- **GOAL OF THE EXERCISE**: Below is a listing; repeat exactly the lines from the one containing "BexW is only" to the one containing "the *qilD* gene.", both included.

Start of AVAILABLE RECORDS

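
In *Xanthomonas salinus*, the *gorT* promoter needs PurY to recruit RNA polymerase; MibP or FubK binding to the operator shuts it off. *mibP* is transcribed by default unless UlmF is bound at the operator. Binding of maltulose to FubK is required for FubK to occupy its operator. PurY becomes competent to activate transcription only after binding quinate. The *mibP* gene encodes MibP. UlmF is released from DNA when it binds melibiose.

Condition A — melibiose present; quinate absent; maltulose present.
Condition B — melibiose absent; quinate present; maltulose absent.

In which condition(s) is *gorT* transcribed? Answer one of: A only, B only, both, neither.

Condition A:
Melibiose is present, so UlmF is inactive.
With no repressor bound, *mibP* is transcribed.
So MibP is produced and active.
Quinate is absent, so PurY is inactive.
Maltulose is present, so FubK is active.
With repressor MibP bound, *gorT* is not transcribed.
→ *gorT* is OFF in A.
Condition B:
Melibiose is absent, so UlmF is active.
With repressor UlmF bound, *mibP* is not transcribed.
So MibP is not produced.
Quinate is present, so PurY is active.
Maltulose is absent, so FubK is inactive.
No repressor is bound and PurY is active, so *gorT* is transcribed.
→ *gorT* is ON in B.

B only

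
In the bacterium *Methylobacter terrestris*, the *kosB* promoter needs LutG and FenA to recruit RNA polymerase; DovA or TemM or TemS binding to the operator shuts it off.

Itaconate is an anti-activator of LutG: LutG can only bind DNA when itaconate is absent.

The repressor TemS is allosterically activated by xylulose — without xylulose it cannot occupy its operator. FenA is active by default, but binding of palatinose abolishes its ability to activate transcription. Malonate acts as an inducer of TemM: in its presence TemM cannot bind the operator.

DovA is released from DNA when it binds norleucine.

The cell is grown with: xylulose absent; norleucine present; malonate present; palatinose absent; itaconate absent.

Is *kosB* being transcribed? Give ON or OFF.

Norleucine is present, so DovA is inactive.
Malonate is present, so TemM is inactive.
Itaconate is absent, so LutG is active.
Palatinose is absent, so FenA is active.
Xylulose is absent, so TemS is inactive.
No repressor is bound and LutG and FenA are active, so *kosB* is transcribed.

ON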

End of AVAILABLE RECORDS
Start of AVAILABLE RECORDS

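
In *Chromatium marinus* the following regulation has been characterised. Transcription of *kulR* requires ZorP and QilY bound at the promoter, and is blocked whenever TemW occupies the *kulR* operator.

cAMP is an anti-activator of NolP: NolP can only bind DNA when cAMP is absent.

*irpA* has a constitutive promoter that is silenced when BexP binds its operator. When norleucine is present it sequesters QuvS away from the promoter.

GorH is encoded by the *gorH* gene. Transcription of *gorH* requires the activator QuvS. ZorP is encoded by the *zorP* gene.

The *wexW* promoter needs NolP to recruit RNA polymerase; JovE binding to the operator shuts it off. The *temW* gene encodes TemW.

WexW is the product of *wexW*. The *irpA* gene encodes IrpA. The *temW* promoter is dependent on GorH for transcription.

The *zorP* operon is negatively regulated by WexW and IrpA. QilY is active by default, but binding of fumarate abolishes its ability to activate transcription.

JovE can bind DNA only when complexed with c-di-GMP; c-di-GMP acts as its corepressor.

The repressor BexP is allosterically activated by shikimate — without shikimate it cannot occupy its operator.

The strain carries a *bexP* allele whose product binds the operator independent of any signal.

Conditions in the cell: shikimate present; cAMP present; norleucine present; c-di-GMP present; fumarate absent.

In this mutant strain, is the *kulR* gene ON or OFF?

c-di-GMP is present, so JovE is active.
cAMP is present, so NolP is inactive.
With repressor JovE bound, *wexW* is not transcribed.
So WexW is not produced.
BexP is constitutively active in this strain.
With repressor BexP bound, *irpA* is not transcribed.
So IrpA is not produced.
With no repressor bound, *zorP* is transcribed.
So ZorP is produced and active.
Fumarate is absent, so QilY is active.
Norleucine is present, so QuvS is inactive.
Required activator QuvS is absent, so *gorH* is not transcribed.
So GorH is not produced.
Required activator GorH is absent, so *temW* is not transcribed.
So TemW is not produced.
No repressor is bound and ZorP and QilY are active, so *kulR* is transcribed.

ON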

End of AVAILABLE RECORDS
Start of AVAILABLE RECORDS

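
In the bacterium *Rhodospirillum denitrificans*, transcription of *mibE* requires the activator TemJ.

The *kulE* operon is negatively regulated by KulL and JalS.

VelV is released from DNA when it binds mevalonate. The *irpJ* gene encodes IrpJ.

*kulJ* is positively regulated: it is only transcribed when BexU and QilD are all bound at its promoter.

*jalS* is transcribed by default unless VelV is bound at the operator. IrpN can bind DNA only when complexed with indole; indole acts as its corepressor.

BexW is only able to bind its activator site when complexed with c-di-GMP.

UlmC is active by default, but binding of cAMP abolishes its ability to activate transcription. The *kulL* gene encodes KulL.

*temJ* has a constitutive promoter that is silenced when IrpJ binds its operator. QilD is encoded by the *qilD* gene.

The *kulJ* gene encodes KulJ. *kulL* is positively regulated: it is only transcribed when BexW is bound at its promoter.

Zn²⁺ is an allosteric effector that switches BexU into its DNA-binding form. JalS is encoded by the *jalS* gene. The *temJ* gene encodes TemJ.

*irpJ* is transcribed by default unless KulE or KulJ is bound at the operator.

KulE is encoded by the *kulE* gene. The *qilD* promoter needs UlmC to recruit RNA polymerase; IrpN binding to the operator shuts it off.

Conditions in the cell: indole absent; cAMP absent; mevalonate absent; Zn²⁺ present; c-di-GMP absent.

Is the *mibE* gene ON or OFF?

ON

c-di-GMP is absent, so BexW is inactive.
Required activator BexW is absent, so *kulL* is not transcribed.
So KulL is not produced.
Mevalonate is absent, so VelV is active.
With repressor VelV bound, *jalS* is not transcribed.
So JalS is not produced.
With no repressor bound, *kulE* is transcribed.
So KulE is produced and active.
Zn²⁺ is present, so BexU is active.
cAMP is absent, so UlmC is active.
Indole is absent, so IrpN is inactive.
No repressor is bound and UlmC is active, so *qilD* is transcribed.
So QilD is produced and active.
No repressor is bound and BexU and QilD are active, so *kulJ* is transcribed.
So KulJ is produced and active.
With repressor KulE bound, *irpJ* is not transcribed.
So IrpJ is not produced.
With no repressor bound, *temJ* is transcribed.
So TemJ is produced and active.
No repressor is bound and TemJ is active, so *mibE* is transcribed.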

End of AVAILABLE RECORDS

- **RESPONSE TO THIS EXERCISE**:
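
BexW is only able to bind its activator site when complexed with c-di-GMP.

UlmC is active by default, but binding of cAMP abolishes its ability to activate transcription. The *kulL* gene encodes KulL.

*temJ* has a constitutive promoter that is silenced when IrpJ binds its operator. QilD is encoded by the *qilD* gene.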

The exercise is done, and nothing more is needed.